- [Exercise] The data is to be reproduced in full and without error.
(Records for processing begins)
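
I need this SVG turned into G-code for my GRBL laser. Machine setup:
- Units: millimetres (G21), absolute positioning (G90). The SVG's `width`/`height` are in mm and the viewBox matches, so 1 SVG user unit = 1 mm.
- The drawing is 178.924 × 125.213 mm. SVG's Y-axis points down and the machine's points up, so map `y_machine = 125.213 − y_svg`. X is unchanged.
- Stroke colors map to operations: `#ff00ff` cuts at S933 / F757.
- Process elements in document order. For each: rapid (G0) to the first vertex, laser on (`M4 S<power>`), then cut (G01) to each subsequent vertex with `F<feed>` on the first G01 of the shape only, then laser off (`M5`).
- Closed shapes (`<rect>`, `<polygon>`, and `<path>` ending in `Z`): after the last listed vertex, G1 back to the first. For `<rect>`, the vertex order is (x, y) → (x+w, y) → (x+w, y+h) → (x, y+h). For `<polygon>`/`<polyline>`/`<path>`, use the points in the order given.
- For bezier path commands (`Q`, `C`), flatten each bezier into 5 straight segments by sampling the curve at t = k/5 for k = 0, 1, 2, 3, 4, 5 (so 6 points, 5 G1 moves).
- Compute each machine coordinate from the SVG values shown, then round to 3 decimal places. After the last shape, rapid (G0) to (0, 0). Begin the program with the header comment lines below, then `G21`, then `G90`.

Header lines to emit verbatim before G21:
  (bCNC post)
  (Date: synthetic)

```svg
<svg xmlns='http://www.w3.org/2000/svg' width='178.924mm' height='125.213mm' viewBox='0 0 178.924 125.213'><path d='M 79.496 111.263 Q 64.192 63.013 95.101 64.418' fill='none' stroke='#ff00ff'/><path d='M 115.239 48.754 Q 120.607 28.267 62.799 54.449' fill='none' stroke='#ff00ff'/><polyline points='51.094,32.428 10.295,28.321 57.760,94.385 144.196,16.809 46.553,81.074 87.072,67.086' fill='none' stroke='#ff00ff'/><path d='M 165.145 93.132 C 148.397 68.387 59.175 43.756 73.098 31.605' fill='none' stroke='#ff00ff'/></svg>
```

viewBox `0 0 178.924 125.213` with mm width/height → 1 unit = 1 mm. Flip: y_m = 125.213 − y_svg.

**Shape 1** — `<path>` quadratic bezier, stroke `#ff00ff` → cut (S933, F757). Control points (SVG): P0=(79.496,111.263), P1=(64.192,63.013), P2=(95.101,64.418); sampled at t=k/5. Machine vertices: (79.496,13.950) → (75.223,31.264) → (74.647,44.605) → (77.768,53.974) → (84.586,59.371) → (95.101,60.795). Open path.

**Shape 2** — `<path>` quadratic bezier, stroke `#ff00ff` → cut (S933, F757). Control points (SVG): P0=(115.239,48.754), P1=(120.607,28.267), P2=(62.799,54.449); sampled at t=k/5. Machine vertices: (115.239,76.459) → (114.859,82.787) → (109.425,85.382) → (98.937,84.243) → (83.395,79.370) → (62.799,70.764). Open path.

**Shape 3** — `<polyline>` open polyline, stroke `#ff00ff` → cut (S933, F757). Machine vertices: (51.094,92.785) → (10.295,96.892) → (57.760,30.828) → (144.196,108.404) → (46.553,44.139) → (87.072,58.127). Open path.

**Shape 4** — `<path>` cubic bezier, stroke `#ff00ff` → cut (S933, F757). Control points (SVG): P0=(165.145,93.132), P1=(148.397,68.387), P2=(59.175,43.756), P3=(73.098,31.605); sampled at t=k/5. Machine vertices: (165.145,32.081) → (147.804,46.815) → (121.499,60.929) → (94.660,73.828) → (75.717,84.919) → (73.098,93.608). Open path.

(bCNC post)
(Date: synthetic)
G21
G90
G0 X79.496 Y13.950
M4 S933
G01 X75.223 Y31.264 F757
G01 X74.647 Y44.605
G01 X77.768 Y53.974
G01 X84.586 Y59.371
G01 X95.101 Y60.795
M5
G0 X115.239 Y76.459
M4 S933
G01 X114.859 Y82.787 F757
G01 X109.425 Y85.382
G01 X98.937 Y84.243
G01 X83.395 Y79.370
G01 X62.799 Y70.764
M5
G0 X51.094 Y92.785
M4 S933
G01 X10.295 Y96.892 F757
G01 X57.760 Y30.828
G01 X144.196 Y108.404
G01 X46.553 Y44.139
G01 X87.072 Y58.127
M5
G0 X165.145 Y32.081
M4 S933
G01 X147.804 Y46.815 F757
G01 X121.499 Y60.929
G01 X94.660 Y73.828
G01 X75.717 Y84.919
G01 X73.098 Y93.608
M5
G0 X0.000 Y0.000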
(Records for processing ends)
- [Solution to this problem]
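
I need this SVG turned into G-code for my GRBL laser. Machine setup:
- Units: millimetres (G21), absolute positioning (G90). The SVG's `width`/`height` are in mm and the viewBox matches, so 1 SVG user unit = 1 mm.
- The drawing is 178.924 × 125.213 mm. SVG's Y-axis points down and the machine's points up, so map `y_machine = 125.213 − y_svg`. X is unchanged.
- Stroke colors map to operations: `#ff00ff` cuts at S933 / F757.
- Process elements in document order. For each: rapid (G0) to the first vertex, laser on (`M4 S<power>`), then cut (G01) to each subsequent vertex with `F<feed>` on the first G01 of the shape only, then laser off (`M5`).
- Closed shapes (`<rect>`, `<polygon>`, and `<path>` ending in `Z`): after the last listed vertex, G1 back to the first. For `<rect>`, the vertex order is (x, y) → (x+w, y) → (x+w, y+h) → (x, y+h). For `<polygon>`/`<polyline>`/`<path>`, use the points in the order given.
- For bezier path commands (`Q`, `C`), flatten each bezier into 5 straight segments by sampling the curve at t = k/5 for k = 0, 1, 2, 3, 4, 5 (so 6 points, 5 G1 moves).
- Compute each machine coordinate from the SVG values shown, then round to 3 decimal places. After the last shape, rapid (G0) to (0, 0). Begin the program with the header comment lines below, then `G21`, then `G90`.

Header lines to emit verbatim before G21:
  (bCNC post)
  (Date: synthetic)

```svg
<svg xmlns='http://www.w3.org/2000/svg' width='178.924mm' height='125.213mm' viewBox='0 0 178.924 125.213'><path d='M 79.496 111.263 Q 64.192 63.013 95.101 64.418' fill='none' stroke='#ff00ff'/><path d='M 115.239 48.754 Q 120.607 28.267 62.799 54.449' fill='none' stroke='#ff00ff'/><polyline points='51.094,32.428 10.295,28.321 57.760,94.385 144.196,16.809 46.553,81.074 87.072,67.086' fill='none' stroke='#ff00ff'/><path d='M 165.145 93.132 C 148.397 68.387 59.175 43.756 73.098 31.605' fill='none' stroke='#ff00ff'/></svg>
```

viewBox `0 0 178.924 125.213` with mm width/height → 1 unit = 1 mm. Flip: y_m = 125.213 − y_svg.

**Shape 1** — `<path>` quadratic bezier, stroke `#ff00ff` → cut (S933, F757). Control points (SVG): P0=(79.496,111.263), P1=(64.192,63.013), P2=(95.101,64.418); sampled at t=k/5. Machine vertices: (79.496,13.950) → (75.223,31.264) → (74.647,44.605) → (77.768,53.974) → (84.586,59.371) → (95.101,60.795). Open path.

**Shape 2** — `<path>` quadratic bezier, stroke `#ff00ff` → cut (S933, F757). Control points (SVG): P0=(115.239,48.754), P1=(120.607,28.267), P2=(62.799,54.449); sampled at t=k/5. Machine vertices: (115.239,76.459) → (114.859,82.787) → (109.425,85.382) → (98.937,84.243) → (83.395,79.370) → (62.799,70.764). Open path.

**Shape 3** — `<polyline>` open polyline, stroke `#ff00ff` → cut (S933, F757). Machine vertices: (51.094,92.785) → (10.295,96.892) → (57.760,30.828) → (144.196,108.404) → (46.553,44.139) → (87.072,58.127). Open path.

**Shape 4** — `<path>` cubic bezier, stroke `#ff00ff` → cut (S933, F757). Control points (SVG): P0=(165.145,93.132), P1=(148.397,68.387), P2=(59.175,43.756), P3=(73.098,31.605); sampled at t=k/5. Machine vertices: (165.145,32.081) → (147.804,46.815) → (121.499,60.929) → (94.660,73.828) → (75.717,84.919) → (73.098,93.608). Open path.

(bCNC post)
(Date: synthetic)
G21
G90
G0 X79.496 Y13.950
M4 S933
G01 X75.223 Y31.264 F757
G01 X74.647 Y44.605
G01 X77.768 Y53.974
G01 X84.586 Y59.371
G01 X95.101 Y60.795
M5
G0 X115.239 Y76.459
M4 S933
G01 X114.859 Y82.787 F757
G01 X109.425 Y85.382
G01 X98.937 Y84.243
G01 X83.395 Y79.370
G01 X62.799 Y70.764
M5
G0 X51.094 Y92.785
M4 S933
G01 X10.295 Y96.892 F757
G01 X57.760 Y30.828
G01 X144.196 Y108.404
G01 X46.553 Y44.139
G01 X87.072 Y58.127
M5
G0 X165.145 Y32.081
M4 S933
G01 X147.804 Y46.815 F757
G01 X121.499 Y60.929
G01 X94.660 Y73.828
G01 X75.717 Y84.919
G01 X73.098 Y93.608
M5
G0 X0.000 Y0.000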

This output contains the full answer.